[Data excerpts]
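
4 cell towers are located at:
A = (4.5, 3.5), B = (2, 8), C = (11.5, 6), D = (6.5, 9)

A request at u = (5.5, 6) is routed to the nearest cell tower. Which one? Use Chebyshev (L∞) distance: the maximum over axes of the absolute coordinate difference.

A

d(u,A) = max(1, 2.5) = 2.5
d(u,B) = max(3.5, 2) = 3.5
d(u,C) = max(6, 0) = 6
d(u,D) = max(1, 3) = 3
A is nearest.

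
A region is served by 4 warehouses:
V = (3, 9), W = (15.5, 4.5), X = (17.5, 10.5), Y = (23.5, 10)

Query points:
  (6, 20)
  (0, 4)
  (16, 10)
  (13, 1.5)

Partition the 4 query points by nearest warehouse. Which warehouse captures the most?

(6, 20) — d² to each: V:130, W:330.5, X:222.5, Y:406.25 → nearest is V
(0, 4) — d² to each: V:34, W:240.5, X:348.5, Y:588.25 → nearest is V
(16, 10) — d² to each: V:170, W:30.5, X:2.5, Y:56.25 → nearest is X
(13, 1.5) — d² to each: V:156.25, W:15.25, X:101.25, Y:182.5 → nearest is W
Tally — V:2, W:1, X:1. V captures the most (2).

V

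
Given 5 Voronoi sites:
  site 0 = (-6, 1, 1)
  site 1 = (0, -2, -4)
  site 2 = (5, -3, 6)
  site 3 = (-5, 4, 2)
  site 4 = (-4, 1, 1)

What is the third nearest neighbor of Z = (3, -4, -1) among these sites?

site 4

Compare squared distances (the ordering matches that of the actual distances):
d²(Z, site 0) = (3−(-6))² + (-4−1)² + (-1−1)² = 81 + 25 + 4 = 110
d²(Z, site 1) = (3−0)² + (-4−(-2))² + (-1−(-4))² = 9 + 4 + 9 = 22
d²(Z, site 2) = (3−5)² + (-4−(-3))² + (-1−6)² = 4 + 1 + 49 = 54
d²(Z, site 3) = (3−(-5))² + (-4−4)² + (-1−2)² = 64 + 64 + 9 = 137
d²(Z, site 4) = (3−(-4))² + (-4−1)² + (-1−1)² = 49 + 25 + 4 = 78
Sorted ascending: site 1, site 2, site 4, site 0, … — the third-nearest is site 4.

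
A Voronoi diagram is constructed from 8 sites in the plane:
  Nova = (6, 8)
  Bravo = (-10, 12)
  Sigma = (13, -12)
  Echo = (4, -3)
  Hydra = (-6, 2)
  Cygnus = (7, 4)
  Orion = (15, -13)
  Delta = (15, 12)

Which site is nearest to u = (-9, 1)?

Hydra

Squared Euclidean distances:
d²(u, Nova) = (-9−6)² + (1−8)² = 225 + 49 = 274
d²(u, Bravo) = (-9−(-10))² + (1−12)² = 1 + 121 = 122
d²(u, Sigma) = (-9−13)² + (1−(-12))² = 484 + 169 = 653
d²(u, Echo) = (-9−4)² + (1−(-3))² = 169 + 16 = 185
d²(u, Hydra) = (-9−(-6))² + (1−2)² = 9 + 1 = 10
d²(u, Cygnus) = (-9−7)² + (1−4)² = 256 + 9 = 265
d²(u, Orion) = (-9−15)² + (1−(-13))² = 576 + 196 = 772
d²(u, Delta) = (-9−15)² + (1−12)² = 576 + 121 = 697
Hydra is nearest.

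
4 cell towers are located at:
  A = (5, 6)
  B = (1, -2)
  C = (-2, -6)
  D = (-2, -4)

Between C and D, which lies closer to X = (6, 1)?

Compare squared distances:
|XC|² = (6−(-2))² + (1−(-6))² = 64 + 49 = 113
|XD|² = (6−(-2))² + (1−(-4))² = 64 + 25 = 89
113 > 89, so D is closer.

D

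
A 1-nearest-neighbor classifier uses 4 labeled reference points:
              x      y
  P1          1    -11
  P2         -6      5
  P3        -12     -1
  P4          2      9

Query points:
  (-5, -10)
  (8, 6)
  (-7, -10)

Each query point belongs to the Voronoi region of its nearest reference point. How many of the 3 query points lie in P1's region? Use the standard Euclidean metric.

2

(-5, -10) — d² to each: P1:37, P2:226, P3:130, P4:410 → nearest is P1
(8, 6) — d² to each: P1:338, P2:197, P3:449, P4:45 → nearest is P4
(-7, -10) — d² to each: P1:65, P2:226, P3:106, P4:442 → nearest is P1
2 of the 3 points have P1 as nearest.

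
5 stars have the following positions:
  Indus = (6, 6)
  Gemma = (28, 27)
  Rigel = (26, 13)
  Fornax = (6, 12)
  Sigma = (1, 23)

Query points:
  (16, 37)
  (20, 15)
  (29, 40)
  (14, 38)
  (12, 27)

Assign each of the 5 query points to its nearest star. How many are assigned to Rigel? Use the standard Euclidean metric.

(16, 37) — d² to each: Indus:1061, Gemma:244, Rigel:676, Fornax:725, Sigma:421 → nearest is Gemma
(20, 15) — d² to each: Indus:277, Gemma:208, Rigel:40, Fornax:205, Sigma:425 → nearest is Rigel
(29, 40) — d² to each: Indus:1685, Gemma:170, Rigel:738, Fornax:1313, Sigma:1073 → nearest is Gemma
(14, 38) — d² to each: Indus:1088, Gemma:317, Rigel:769, Fornax:740, Sigma:394 → nearest is Gemma
(12, 27) — d² to each: Indus:477, Gemma:256, Rigel:392, Fornax:261, Sigma:137 → nearest is Sigma
1 of the 5 points has Rigel as nearest.

1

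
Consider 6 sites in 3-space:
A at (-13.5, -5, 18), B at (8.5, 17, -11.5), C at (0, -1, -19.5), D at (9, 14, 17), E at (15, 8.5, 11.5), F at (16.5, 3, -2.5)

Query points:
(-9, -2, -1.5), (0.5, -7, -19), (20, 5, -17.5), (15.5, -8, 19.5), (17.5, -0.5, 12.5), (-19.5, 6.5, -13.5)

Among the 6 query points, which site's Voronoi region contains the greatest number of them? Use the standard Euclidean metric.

C

(-9, -2, -1.5) — d² to each: A:409.5, B:767.25, C:406, D:922.25, E:855.25, F:676.25 → nearest is C
(0.5, -7, -19) — d² to each: A:1569, B:696.25, C:36.5, D:1809.25, E:1380.75, F:628.25 → nearest is C
(20, 5, -17.5) — d² to each: A:2482.5, B:312.25, C:440, D:1392.25, E:878.25, F:241.25 → nearest is F
(15.5, -8, 19.5) — d² to each: A:852.25, B:1635, C:1810.25, D:532.5, E:336.5, F:606 → nearest is E
(17.5, -0.5, 12.5) — d² to each: A:1011.5, B:963.25, C:1330.5, D:302.75, E:88.25, F:238.25 → nearest is E
(-19.5, 6.5, -13.5) — d² to each: A:1160.5, B:898.25, C:472.5, D:1798.75, E:1819.25, F:1429.25 → nearest is C
Tally — C:3, E:2, F:1. C captures the most (3).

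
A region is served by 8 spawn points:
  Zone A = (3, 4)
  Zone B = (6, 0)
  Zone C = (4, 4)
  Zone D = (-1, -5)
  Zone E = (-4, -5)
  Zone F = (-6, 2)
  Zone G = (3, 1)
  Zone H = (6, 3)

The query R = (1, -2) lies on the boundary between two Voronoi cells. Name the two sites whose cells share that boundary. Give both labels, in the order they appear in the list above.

Zone D and Zone G

Squared distances from R to each site:
d²(R, Zone A) = (1−3)² + (-2−4)² = 4 + 36 = 40
d²(R, Zone B) = (1−6)² + (-2−0)² = 25 + 4 = 29
d²(R, Zone C) = (1−4)² + (-2−4)² = 9 + 36 = 45
d²(R, Zone D) = (1−(-1))² + (-2−(-5))² = 4 + 9 = 13
d²(R, Zone E) = (1−(-4))² + (-2−(-5))² = 25 + 9 = 34
d²(R, Zone F) = (1−(-6))² + (-2−2)² = 49 + 16 = 65
d²(R, Zone G) = (1−3)² + (-2−1)² = 4 + 9 = 13
d²(R, Zone H) = (1−6)² + (-2−3)² = 25 + 25 = 50
R is equidistant from Zone D and Zone G (both at squared distance 13), and every other site is strictly farther — so R lies on the Zone D–Zone G Voronoi edge.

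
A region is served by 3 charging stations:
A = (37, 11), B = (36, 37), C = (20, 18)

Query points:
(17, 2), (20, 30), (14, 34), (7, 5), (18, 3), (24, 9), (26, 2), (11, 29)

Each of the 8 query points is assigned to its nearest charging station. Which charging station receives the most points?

(17, 2) — d² to each: A:481, B:1586, C:265 → nearest is C
(20, 30) — d² to each: A:650, B:305, C:144 → nearest is C
(14, 34) — d² to each: A:1058, B:493, C:292 → nearest is C
(7, 5) — d² to each: A:936, B:1865, C:338 → nearest is C
(18, 3) — d² to each: A:425, B:1480, C:229 → nearest is C
(24, 9) — d² to each: A:173, B:928, C:97 → nearest is C
(26, 2) — d² to each: A:202, B:1325, C:292 → nearest is A
(11, 29) — d² to each: A:1000, B:689, C:202 → nearest is C
Tally — A:1, C:7. C captures the most (7).

C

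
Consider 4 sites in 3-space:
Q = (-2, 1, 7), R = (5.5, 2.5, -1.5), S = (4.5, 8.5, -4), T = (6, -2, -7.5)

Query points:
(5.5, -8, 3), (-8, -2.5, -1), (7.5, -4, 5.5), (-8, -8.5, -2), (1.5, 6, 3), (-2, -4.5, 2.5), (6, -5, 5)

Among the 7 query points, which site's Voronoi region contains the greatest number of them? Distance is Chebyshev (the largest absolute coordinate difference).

Q

(5.5, -8, 3) — d to each: Q:9, R:10.5, S:16.5, T:10.5 → nearest is Q
(-8, -2.5, -1) — d to each: Q:8, R:13.5, S:12.5, T:14 → nearest is Q
(7.5, -4, 5.5) — d to each: Q:9.5, R:7, S:12.5, T:13 → nearest is R
(-8, -8.5, -2) — d to each: Q:9.5, R:13.5, S:17, T:14 → nearest is Q
(1.5, 6, 3) — d to each: Q:5, R:4.5, S:7, T:10.5 → nearest is R
(-2, -4.5, 2.5) — d to each: Q:5.5, R:7.5, S:13, T:10 → nearest is Q
(6, -5, 5) — d to each: Q:8, R:7.5, S:13.5, T:12.5 → nearest is R
Tally — Q:4, R:3. Q captures the most (4).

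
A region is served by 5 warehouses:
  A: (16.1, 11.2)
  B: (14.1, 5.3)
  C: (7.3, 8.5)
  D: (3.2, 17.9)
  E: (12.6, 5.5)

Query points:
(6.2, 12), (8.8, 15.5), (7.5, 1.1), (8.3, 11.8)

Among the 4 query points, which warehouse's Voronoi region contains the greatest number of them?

(6.2, 12) — d² to each: A:98.65, B:107.3, C:13.46, D:43.81, E:83.21 → nearest is C
(8.8, 15.5) — d² to each: A:71.78, B:132.13, C:51.25, D:37.12, E:114.44 → nearest is D
(7.5, 1.1) — d² to each: A:175.97, B:61.2, C:54.8, D:300.73, E:45.37 → nearest is E
(8.3, 11.8) — d² to each: A:61.2, B:75.89, C:11.89, D:63.22, E:58.18 → nearest is C
Tally — C:2, D:1, E:1. C captures the most (2).

C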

# What you are asked to do:
Please reproduce exactly the lines from the first one of the records above through the line containing "A = (4.5, 3.5), B", both included, and nothing else.

# Answer to the problem:
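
4 cell towers are located at:
A = (4.5, 3.5), B = (2, 8), C = (11.5, 6), D = (6.5, 9)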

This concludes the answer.